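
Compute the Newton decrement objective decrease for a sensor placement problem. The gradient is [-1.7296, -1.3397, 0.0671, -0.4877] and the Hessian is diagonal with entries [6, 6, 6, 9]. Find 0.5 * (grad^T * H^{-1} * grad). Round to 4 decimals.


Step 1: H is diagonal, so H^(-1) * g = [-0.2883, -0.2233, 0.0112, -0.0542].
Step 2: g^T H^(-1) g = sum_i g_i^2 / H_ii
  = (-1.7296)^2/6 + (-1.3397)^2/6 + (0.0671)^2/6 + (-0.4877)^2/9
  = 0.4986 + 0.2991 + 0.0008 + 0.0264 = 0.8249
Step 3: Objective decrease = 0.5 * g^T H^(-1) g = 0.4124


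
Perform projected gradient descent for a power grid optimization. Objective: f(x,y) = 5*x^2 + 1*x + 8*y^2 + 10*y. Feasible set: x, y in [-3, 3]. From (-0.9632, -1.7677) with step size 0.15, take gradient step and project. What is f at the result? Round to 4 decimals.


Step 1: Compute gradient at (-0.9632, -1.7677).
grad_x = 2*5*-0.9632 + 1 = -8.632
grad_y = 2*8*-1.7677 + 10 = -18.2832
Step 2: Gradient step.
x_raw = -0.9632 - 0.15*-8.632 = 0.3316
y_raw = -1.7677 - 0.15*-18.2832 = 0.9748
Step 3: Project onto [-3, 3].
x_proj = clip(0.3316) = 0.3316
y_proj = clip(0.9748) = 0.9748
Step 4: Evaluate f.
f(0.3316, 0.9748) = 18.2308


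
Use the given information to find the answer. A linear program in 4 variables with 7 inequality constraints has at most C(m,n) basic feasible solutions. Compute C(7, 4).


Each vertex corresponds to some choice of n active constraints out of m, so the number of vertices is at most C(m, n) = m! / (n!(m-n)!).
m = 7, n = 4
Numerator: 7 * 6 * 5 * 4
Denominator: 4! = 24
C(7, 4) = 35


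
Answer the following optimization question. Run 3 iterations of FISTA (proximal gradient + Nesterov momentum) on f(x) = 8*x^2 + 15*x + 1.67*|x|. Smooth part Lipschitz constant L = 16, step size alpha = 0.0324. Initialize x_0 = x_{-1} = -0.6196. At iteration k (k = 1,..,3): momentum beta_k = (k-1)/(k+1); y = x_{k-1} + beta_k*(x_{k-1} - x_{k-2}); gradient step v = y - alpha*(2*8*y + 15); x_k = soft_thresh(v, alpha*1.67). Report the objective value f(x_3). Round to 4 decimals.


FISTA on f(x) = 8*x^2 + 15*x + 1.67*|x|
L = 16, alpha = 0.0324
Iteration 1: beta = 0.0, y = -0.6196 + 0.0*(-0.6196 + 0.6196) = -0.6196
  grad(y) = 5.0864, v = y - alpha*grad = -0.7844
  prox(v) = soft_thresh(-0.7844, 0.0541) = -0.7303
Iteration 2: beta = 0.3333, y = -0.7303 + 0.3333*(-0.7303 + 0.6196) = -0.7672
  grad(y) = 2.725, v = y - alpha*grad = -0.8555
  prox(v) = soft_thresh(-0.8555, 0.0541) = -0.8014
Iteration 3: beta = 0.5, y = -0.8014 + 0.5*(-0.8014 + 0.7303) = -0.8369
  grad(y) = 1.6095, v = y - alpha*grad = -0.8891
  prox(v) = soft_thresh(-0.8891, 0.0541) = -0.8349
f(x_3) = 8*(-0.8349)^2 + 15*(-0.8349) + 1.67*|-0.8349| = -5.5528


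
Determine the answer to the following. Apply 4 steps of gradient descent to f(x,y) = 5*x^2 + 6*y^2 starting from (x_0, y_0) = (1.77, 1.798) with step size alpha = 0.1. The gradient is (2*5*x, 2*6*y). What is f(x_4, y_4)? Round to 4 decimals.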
...
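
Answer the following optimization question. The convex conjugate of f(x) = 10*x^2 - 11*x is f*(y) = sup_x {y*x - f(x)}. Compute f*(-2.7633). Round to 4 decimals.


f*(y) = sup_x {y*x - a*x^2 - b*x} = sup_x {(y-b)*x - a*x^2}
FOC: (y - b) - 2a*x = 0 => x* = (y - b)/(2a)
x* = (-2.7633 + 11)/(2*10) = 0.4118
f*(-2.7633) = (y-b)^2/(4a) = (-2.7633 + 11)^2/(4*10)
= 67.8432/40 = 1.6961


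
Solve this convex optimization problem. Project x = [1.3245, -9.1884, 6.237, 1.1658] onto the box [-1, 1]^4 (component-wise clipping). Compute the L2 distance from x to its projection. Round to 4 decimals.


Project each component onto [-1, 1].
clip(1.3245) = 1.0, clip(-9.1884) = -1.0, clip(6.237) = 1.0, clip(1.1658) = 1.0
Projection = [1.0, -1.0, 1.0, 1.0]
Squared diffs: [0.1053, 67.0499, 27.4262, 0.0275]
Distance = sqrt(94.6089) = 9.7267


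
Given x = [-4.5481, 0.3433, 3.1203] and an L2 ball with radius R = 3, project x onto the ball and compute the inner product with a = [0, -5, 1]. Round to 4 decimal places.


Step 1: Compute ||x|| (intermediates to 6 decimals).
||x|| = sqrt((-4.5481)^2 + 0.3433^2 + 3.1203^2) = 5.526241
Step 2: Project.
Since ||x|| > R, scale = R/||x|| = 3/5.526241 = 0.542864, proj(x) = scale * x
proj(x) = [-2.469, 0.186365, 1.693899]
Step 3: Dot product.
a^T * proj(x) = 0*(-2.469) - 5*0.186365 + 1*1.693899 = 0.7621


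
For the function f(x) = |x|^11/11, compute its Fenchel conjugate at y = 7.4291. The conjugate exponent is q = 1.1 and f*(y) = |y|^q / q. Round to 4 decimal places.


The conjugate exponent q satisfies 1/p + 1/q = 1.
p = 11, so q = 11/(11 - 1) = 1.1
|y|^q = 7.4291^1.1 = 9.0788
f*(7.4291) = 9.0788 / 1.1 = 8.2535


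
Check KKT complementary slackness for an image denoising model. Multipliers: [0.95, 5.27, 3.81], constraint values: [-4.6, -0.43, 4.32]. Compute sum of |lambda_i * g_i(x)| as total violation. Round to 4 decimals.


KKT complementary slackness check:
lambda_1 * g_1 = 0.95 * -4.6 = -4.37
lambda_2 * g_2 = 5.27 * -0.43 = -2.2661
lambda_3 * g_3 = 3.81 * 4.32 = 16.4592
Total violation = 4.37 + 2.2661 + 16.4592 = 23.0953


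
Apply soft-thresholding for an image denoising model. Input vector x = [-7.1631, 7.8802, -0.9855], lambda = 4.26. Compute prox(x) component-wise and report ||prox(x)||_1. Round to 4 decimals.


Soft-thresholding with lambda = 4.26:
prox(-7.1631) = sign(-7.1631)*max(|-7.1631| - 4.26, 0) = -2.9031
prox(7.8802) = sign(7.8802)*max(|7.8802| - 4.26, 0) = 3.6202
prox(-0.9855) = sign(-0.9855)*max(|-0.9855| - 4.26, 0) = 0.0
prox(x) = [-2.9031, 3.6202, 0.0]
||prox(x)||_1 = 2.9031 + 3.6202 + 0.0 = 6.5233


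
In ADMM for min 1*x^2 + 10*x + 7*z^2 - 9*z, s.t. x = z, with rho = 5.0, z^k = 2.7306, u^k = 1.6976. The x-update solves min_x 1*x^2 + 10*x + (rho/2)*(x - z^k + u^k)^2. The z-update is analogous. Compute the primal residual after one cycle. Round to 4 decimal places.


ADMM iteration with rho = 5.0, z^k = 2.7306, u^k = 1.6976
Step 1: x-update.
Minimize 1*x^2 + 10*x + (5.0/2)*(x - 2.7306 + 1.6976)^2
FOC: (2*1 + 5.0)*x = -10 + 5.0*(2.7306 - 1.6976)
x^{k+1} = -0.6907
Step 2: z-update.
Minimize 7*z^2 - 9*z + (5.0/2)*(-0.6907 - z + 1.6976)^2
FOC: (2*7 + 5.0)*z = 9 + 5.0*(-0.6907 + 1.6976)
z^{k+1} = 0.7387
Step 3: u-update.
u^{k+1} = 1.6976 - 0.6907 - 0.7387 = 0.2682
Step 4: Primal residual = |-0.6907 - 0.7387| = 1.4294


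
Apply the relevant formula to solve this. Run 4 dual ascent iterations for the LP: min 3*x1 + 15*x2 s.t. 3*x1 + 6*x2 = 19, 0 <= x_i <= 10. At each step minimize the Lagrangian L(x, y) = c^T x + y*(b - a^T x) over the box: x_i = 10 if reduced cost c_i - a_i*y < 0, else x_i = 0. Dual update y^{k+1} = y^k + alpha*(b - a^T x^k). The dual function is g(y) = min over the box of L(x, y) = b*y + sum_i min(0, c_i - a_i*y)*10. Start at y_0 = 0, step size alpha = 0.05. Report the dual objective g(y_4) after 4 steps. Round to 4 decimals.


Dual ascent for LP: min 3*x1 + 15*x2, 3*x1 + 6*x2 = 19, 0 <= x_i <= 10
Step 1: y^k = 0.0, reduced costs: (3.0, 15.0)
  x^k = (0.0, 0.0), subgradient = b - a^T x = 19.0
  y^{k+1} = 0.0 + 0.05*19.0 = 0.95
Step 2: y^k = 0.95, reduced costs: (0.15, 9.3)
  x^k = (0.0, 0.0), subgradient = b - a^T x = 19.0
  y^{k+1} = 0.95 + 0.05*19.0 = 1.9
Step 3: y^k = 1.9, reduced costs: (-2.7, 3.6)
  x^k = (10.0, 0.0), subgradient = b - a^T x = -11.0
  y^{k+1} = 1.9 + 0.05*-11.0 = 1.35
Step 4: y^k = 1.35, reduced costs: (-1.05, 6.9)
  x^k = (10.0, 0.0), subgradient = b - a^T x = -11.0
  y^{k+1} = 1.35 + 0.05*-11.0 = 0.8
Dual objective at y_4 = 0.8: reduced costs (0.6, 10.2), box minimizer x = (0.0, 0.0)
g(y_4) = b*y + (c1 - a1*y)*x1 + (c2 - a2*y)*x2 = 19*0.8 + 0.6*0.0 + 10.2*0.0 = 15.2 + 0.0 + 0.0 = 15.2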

▶ **TASK DIRECTIONS**: Working from the data above, extract solely the lines from the one containing "Answer the following optimization question. Run" through the one containing "Determine the answer", exactly as they appear, both included.

▶ **ANSWER SPACE**:
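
Answer the following optimization question. Run 3 iterations of FISTA (proximal gradient + Nesterov momentum) on f(x) = 8*x^2 + 15*x + 1.67*|x|. Smooth part Lipschitz constant L = 16, step size alpha = 0.0324. Initialize x_0 = x_{-1} = -0.6196. At iteration k (k = 1,..,3): momentum beta_k = (k-1)/(k+1); y = x_{k-1} + beta_k*(x_{k-1} - x_{k-2}); gradient step v = y - alpha*(2*8*y + 15); x_k = soft_thresh(v, alpha*1.67). Report the objective value f(x_3). Round to 4 decimals.


FISTA on f(x) = 8*x^2 + 15*x + 1.67*|x|
L = 16, alpha = 0.0324
Iteration 1: beta = 0.0, y = -0.6196 + 0.0*(-0.6196 + 0.6196) = -0.6196
  grad(y) = 5.0864, v = y - alpha*grad = -0.7844
  prox(v) = soft_thresh(-0.7844, 0.0541) = -0.7303
Iteration 2: beta = 0.3333, y = -0.7303 + 0.3333*(-0.7303 + 0.6196) = -0.7672
  grad(y) = 2.725, v = y - alpha*grad = -0.8555
  prox(v) = soft_thresh(-0.8555, 0.0541) = -0.8014
Iteration 3: beta = 0.5, y = -0.8014 + 0.5*(-0.8014 + 0.7303) = -0.8369
  grad(y) = 1.6095, v = y - alpha*grad = -0.8891
  prox(v) = soft_thresh(-0.8891, 0.0541) = -0.8349
f(x_3) = 8*(-0.8349)^2 + 15*(-0.8349) + 1.67*|-0.8349| = -5.5528


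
Determine the answer to the following. Apply 4 steps of gradient descent to f(x,y) = 5*x^2 + 6*y^2 starting from (x_0, y_0) = (1.77, 1.798) with step size alpha = 0.1. The gradient is (2*5*x, 2*6*y). What is f(x_4, y_4)? Round to 4 decimals.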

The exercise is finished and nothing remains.